EXERCISE. The listing that follows should be duplicated character for character.

DATA FOR THIS EXERCISE.
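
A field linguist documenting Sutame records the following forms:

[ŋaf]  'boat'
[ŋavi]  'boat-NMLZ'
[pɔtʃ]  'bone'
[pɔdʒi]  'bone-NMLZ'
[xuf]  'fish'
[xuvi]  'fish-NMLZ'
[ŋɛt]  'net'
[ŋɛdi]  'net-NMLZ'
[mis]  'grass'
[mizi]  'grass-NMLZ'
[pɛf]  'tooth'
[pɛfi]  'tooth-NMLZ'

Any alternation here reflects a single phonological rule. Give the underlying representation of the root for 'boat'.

In [ŋaf] and [ŋavi] the final segment of 'boat' alternates: [f] ~ [v].
If /f/ were underlying and a rule turned it into [v] before the NMLZ suffix, 'tooth' would also alternate; but it has [f] in both [pɛf] and [pɛfi].
The alternation reflects word-final obstruent devoicing: voiced obstruents become voiceless word-finally. /v/ is underlying.

/ŋav/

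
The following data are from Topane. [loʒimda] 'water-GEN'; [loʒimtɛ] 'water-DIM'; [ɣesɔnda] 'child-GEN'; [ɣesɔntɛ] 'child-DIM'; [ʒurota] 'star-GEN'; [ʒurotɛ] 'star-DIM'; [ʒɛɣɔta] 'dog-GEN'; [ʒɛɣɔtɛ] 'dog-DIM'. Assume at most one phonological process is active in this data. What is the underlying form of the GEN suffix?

/-da/

The GEN morpheme has two allomorphs, [-da] and [-ta].
By contrast the DIM suffix keeps its initial [t] throughout — that segment must be underlying.
The GEN suffix is therefore /-da/ underlyingly, with post-vocalic devoicing: voiced stops become voiceless after a vowel.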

SOLUTION.
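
A field linguist documenting Sutame records the following forms:

[ŋaf]  'boat'
[ŋavi]  'boat-NMLZ'
[pɔtʃ]  'bone'
[pɔdʒi]  'bone-NMLZ'
[xuf]  'fish'
[xuvi]  'fish-NMLZ'
[ŋɛt]  'net'
[ŋɛdi]  'net-NMLZ'
[mis]  'grass'
[mizi]  'grass-NMLZ'
[pɛf]  'tooth'
[pɛfi]  'tooth-NMLZ'

Any alternation here reflects a single phonological rule. Give the underlying representation of the root for 'boat'.

In [ŋaf] and [ŋavi] the final segment of 'boat' alternates: [f] ~ [v].
If /f/ were underlying and a rule turned it into [v] before the NMLZ suffix, 'tooth' would also alternate; but it has [f] in both [pɛf] and [pɛfi].
The alternation reflects word-final obstruent devoicing: voiced obstruents become voiceless word-finally. /v/ is underlying.

/ŋav/

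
The following data are from Topane. [loʒimda] 'water-GEN'; [loʒimtɛ] 'water-DIM'; [ɣesɔnda] 'child-GEN'; [ɣesɔntɛ] 'child-DIM'; [ʒurota] 'star-GEN'; [ʒurotɛ] 'star-DIM'; [ʒɛɣɔta] 'dog-GEN'; [ʒɛɣɔtɛ] 'dog-DIM'. Assume at most one phonological process is active in this data. What is the underlying form of the GEN suffix?

/-da/

The GEN morpheme has two allomorphs, [-da] and [-ta].
By contrast the DIM suffix keeps its initial [t] throughout — that segment must be underlying.
The GEN suffix is therefore /-da/ underlyingly, with post-vocalic devoicing: voiced stops become voiceless after a vowel.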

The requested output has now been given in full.